EXERCISE BRIEF |
From the entries below, tally how many lines contain "received" and report only that figure.

Saved data entries |

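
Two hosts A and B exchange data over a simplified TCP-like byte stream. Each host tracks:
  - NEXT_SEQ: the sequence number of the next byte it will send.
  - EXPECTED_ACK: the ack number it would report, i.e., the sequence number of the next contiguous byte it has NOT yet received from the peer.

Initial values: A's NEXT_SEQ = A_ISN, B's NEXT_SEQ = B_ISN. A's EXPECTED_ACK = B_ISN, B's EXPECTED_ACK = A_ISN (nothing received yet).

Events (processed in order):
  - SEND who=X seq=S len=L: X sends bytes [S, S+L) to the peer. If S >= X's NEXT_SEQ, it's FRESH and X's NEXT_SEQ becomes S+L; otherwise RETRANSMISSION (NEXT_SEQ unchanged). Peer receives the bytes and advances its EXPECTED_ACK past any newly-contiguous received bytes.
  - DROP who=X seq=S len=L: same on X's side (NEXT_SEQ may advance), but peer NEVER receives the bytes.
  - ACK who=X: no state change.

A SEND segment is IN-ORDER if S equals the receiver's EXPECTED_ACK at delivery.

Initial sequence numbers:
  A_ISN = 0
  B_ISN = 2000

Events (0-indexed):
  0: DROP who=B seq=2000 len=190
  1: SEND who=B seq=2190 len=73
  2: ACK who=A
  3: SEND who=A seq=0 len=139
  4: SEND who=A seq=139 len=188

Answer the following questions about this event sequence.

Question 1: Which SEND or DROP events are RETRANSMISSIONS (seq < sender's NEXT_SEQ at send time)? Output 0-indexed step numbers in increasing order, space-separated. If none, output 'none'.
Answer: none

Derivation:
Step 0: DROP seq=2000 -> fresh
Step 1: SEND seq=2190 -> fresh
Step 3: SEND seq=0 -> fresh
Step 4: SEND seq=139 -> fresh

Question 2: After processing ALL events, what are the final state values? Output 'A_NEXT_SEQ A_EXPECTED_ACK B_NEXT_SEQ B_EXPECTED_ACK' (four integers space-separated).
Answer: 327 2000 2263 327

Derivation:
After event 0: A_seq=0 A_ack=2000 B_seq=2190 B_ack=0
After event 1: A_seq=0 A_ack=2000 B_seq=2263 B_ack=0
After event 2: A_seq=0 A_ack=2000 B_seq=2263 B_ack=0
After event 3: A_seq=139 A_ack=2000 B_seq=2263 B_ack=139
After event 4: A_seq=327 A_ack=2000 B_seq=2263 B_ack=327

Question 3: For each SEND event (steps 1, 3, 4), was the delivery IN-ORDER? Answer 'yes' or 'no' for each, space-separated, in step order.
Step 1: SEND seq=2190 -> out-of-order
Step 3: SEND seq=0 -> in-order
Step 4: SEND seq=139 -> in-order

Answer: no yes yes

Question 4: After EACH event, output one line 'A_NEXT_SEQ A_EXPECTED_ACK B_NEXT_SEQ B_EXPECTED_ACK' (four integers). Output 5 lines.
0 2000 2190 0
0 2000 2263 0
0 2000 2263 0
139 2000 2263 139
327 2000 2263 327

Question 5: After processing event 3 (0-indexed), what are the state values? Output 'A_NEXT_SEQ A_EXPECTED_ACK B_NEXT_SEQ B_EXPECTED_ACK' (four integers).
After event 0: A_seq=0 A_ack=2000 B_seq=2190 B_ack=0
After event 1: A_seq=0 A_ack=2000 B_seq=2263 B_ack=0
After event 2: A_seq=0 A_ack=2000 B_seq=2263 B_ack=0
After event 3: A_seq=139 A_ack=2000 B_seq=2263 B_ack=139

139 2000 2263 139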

YOUR RESPONSE |
3